━━━ PROVIDED MATERIAL

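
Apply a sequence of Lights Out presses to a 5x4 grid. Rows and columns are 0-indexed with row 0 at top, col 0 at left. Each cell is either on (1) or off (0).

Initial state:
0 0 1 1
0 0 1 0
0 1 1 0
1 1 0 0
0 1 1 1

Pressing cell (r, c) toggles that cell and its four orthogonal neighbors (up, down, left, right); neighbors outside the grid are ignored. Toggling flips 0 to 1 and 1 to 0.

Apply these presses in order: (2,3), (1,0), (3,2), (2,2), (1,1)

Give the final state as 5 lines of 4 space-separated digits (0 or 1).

After press 1 at (2,3):
0 0 1 1
0 0 1 1
0 1 0 1
1 1 0 1
0 1 1 1

After press 2 at (1,0):
1 0 1 1
1 1 1 1
1 1 0 1
1 1 0 1
0 1 1 1

After press 3 at (3,2):
1 0 1 1
1 1 1 1
1 1 1 1
1 0 1 0
0 1 0 1

After press 4 at (2,2):
1 0 1 1
1 1 0 1
1 0 0 0
1 0 0 0
0 1 0 1

After press 5 at (1,1):
1 1 1 1
0 0 1 1
1 1 0 0
1 0 0 0
0 1 0 1

Answer: 1 1 1 1
0 0 1 1
1 1 0 0
1 0 0 0
0 1 0 1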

━━━━━━

TASK STATEMENT:
Everything from the line containing "Give the final" through the final line of the entries is to be written out exactly. No other lines belong in the answer.

WRITTEN ANSWER:
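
Give the final state as 5 lines of 4 space-separated digits (0 or 1).

After press 1 at (2,3):
0 0 1 1
0 0 1 1
0 1 0 1
1 1 0 1
0 1 1 1

After press 2 at (1,0):
1 0 1 1
1 1 1 1
1 1 0 1
1 1 0 1
0 1 1 1

After press 3 at (3,2):
1 0 1 1
1 1 1 1
1 1 1 1
1 0 1 0
0 1 0 1

After press 4 at (2,2):
1 0 1 1
1 1 0 1
1 0 0 0
1 0 0 0
0 1 0 1

After press 5 at (1,1):
1 1 1 1
0 0 1 1
1 1 0 0
1 0 0 0
0 1 0 1

Answer: 1 1 1 1
0 0 1 1
1 1 0 0
1 0 0 0
0 1 0 1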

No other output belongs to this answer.